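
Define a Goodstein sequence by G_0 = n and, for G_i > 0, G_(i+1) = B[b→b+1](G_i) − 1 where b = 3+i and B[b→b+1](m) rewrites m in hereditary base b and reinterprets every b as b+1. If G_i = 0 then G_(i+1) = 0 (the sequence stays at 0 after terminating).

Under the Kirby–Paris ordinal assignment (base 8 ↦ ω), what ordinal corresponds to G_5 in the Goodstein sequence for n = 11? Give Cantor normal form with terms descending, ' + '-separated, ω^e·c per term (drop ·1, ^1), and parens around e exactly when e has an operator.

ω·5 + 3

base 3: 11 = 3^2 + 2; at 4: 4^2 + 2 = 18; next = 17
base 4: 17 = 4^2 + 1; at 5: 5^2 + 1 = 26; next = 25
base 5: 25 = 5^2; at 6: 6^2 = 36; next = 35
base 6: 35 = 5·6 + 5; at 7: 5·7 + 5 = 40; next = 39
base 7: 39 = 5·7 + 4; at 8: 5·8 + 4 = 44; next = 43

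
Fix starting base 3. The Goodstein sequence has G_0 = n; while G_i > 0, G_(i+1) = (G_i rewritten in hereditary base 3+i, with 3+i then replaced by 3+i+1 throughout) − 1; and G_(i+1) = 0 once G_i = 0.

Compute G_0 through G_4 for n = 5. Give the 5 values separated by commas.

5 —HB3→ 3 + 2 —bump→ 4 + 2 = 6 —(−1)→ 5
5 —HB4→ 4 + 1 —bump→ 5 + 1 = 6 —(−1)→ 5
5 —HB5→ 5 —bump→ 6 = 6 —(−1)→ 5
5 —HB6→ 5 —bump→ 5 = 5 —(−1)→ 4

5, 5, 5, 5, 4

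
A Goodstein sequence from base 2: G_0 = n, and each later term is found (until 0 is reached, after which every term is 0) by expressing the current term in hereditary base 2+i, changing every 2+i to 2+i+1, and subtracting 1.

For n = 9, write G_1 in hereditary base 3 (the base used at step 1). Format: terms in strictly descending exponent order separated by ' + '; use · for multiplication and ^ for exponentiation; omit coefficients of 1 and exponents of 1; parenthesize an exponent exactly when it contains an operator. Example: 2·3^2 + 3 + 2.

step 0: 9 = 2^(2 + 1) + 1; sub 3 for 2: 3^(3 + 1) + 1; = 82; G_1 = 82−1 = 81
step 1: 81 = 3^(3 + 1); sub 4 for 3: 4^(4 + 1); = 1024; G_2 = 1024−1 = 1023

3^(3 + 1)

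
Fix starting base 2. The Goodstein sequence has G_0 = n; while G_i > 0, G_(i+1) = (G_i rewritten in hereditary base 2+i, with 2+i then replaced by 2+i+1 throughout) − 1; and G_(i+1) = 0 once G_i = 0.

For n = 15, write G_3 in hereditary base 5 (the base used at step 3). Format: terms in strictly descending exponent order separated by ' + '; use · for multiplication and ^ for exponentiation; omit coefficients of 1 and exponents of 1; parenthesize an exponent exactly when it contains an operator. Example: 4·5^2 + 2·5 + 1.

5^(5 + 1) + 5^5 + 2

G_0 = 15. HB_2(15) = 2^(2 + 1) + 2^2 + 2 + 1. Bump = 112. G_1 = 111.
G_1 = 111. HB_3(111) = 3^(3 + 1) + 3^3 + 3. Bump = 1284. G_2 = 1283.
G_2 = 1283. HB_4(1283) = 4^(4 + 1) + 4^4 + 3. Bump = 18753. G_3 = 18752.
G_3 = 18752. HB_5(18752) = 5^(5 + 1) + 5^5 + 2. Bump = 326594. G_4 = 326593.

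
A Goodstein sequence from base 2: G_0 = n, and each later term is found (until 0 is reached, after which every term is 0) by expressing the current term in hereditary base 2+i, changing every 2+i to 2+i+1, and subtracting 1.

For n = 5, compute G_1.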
= = = = =
What the task requires ▸
Return the material exactly as it stands.

Written answer ▸
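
Define a Goodstein sequence by G_0 = n and, for G_i > 0, G_(i+1) = B[b→b+1](G_i) − 1 where b = 3+i and B[b→b+1](m) rewrites m in hereditary base b and reinterprets every b as b+1. If G_i = 0 then G_(i+1) = 0 (the sequence stays at 0 after terminating).

Under the Kirby–Paris ordinal assignment (base 8 ↦ ω), what ordinal corresponds to G_5 in the Goodstein sequence for n = 11? Give Cantor normal form with terms descending, ' + '-separated, ω^e·c per term (drop ·1, ^1), and parens around e exactly when e has an operator.

ω·5 + 3

base 3: 11 = 3^2 + 2; at 4: 4^2 + 2 = 18; next = 17
base 4: 17 = 4^2 + 1; at 5: 5^2 + 1 = 26; next = 25
base 5: 25 = 5^2; at 6: 6^2 = 36; next = 35
base 6: 35 = 5·6 + 5; at 7: 5·7 + 5 = 40; next = 39
base 7: 39 = 5·7 + 4; at 8: 5·8 + 4 = 44; next = 43

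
Fix starting base 3. The Goodstein sequence has G_0 = n; while G_i > 0, G_(i+1) = (G_i rewritten in hereditary base 3+i, with 3+i then replaced by 3+i+1 throughout) − 1; and G_(i+1) = 0 once G_i = 0.

Compute G_0 through G_4 for n = 5. Give the 5 values separated by commas.

5 —HB3→ 3 + 2 —bump→ 4 + 2 = 6 —(−1)→ 5
5 —HB4→ 4 + 1 —bump→ 5 + 1 = 6 —(−1)→ 5
5 —HB5→ 5 —bump→ 6 = 6 —(−1)→ 5
5 —HB6→ 5 —bump→ 5 = 5 —(−1)→ 4

5, 5, 5, 5, 4

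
A Goodstein sequence from base 2: G_0 = n, and each later term is found (until 0 is reached, after which every term is 0) by expressing the current term in hereditary base 2+i, changing every 2+i to 2+i+1, and subtracting 1.

For n = 9, write G_1 in hereditary base 3 (the base used at step 1). Format: terms in strictly descending exponent order separated by ' + '; use · for multiplication and ^ for exponentiation; omit coefficients of 1 and exponents of 1; parenthesize an exponent exactly when it contains an operator. Example: 2·3^2 + 3 + 2.

step 0: 9 = 2^(2 + 1) + 1; sub 3 for 2: 3^(3 + 1) + 1; = 82; G_1 = 82−1 = 81
step 1: 81 = 3^(3 + 1); sub 4 for 3: 4^(4 + 1); = 1024; G_2 = 1024−1 = 1023

3^(3 + 1)

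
Fix starting base 2. The Goodstein sequence has G_0 = n; while G_i > 0, G_(i+1) = (G_i rewritten in hereditary base 2+i, with 2+i then replaced by 2+i+1 throughout) − 1; and G_(i+1) = 0 once G_i = 0.

For n = 15, write G_3 in hereditary base 5 (the base used at step 3). Format: terms in strictly descending exponent order separated by ' + '; use · for multiplication and ^ for exponentiation; omit coefficients of 1 and exponents of 1; parenthesize an exponent exactly when it contains an operator. Example: 4·5^2 + 2·5 + 1.

5^(5 + 1) + 5^5 + 2

G_0 = 15. HB_2(15) = 2^(2 + 1) + 2^2 + 2 + 1. Bump = 112. G_1 = 111.
G_1 = 111. HB_3(111) = 3^(3 + 1) + 3^3 + 3. Bump = 1284. G_2 = 1283.
G_2 = 1283. HB_4(1283) = 4^(4 + 1) + 4^4 + 3. Bump = 18753. G_3 = 18752.
G_3 = 18752. HB_5(18752) = 5^(5 + 1) + 5^5 + 2. Bump = 326594. G_4 = 326593.

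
A Goodstein sequence from base 2: G_0 = n, and each later term is found (until 0 is reached, after which every term is 0) by expressing the current term in hereditary base 2+i, changing every 2+i to 2+i+1, and subtracting 1.

For n = 5, compute G_1.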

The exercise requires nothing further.